§ WHAT IS REQUIRED: Go through the entries below. Copy out every line that contains "simple".

§ ENTRIES PROVIDED:
# # #
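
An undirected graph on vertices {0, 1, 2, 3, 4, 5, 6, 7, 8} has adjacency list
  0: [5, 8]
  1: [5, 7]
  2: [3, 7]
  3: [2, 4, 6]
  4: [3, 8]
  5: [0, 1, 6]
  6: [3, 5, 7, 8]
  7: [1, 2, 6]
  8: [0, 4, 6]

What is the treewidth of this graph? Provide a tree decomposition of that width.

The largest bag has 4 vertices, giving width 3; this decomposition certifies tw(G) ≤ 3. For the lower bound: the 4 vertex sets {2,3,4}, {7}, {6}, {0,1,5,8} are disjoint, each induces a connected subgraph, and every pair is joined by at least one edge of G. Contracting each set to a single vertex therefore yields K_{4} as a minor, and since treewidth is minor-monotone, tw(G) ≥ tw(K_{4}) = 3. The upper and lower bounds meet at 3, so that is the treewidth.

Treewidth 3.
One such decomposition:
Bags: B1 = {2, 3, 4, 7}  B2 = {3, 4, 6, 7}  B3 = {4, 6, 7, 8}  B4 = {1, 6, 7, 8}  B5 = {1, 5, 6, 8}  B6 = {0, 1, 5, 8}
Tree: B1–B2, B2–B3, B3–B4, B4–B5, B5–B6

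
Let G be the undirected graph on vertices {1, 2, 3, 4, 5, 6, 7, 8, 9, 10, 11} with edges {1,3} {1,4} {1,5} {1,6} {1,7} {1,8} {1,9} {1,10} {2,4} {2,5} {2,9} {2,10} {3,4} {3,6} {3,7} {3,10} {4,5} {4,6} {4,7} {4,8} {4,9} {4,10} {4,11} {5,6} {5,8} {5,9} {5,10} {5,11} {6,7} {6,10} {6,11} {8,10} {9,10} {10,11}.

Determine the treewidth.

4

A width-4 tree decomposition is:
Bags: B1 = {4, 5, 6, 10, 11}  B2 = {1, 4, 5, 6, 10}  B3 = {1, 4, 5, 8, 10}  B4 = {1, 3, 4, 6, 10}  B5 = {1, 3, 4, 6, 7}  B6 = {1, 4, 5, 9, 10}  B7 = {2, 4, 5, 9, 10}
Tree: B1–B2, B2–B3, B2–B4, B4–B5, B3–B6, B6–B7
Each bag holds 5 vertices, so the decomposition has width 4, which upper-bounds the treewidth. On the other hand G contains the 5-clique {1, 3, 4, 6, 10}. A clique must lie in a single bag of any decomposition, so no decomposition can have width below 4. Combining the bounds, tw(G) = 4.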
# # #
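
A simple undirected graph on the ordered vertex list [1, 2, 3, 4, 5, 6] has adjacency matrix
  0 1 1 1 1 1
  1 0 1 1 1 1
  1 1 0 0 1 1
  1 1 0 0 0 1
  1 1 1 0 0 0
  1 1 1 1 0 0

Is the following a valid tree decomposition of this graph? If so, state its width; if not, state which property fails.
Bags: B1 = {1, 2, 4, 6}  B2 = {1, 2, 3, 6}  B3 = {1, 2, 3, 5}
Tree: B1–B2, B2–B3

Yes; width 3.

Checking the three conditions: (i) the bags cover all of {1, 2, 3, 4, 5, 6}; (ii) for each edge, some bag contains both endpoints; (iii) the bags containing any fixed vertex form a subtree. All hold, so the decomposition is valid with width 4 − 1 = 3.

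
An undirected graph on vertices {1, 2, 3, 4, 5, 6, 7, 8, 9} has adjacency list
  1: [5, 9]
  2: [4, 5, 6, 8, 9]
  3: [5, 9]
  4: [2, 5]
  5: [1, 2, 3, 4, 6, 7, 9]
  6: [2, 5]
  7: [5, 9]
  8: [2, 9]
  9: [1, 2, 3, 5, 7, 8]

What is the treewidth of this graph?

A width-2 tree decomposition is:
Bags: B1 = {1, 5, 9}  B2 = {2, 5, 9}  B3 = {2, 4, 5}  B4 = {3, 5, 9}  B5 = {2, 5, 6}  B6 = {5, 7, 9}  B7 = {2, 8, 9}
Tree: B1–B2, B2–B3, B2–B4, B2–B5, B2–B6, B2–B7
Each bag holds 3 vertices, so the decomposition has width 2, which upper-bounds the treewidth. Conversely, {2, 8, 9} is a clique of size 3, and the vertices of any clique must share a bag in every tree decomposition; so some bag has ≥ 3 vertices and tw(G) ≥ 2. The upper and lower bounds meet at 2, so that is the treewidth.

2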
# # #
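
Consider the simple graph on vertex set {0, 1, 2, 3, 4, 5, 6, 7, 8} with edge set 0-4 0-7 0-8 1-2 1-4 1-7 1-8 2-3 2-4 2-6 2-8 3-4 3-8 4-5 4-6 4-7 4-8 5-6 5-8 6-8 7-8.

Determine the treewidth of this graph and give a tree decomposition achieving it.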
# # #
§ RESPONSE:
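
A simple undirected graph on the ordered vertex list [1, 2, 3, 4, 5, 6] has adjacency matrix
Consider the simple graph on vertex set {0, 1, 2, 3, 4, 5, 6, 7, 8} with edge set 0-4 0-7 0-8 1-2 1-4 1-7 1-8 2-3 2-4 2-6 2-8 3-4 3-8 4-5 4-6 4-7 4-8 5-6 5-8 6-8 7-8.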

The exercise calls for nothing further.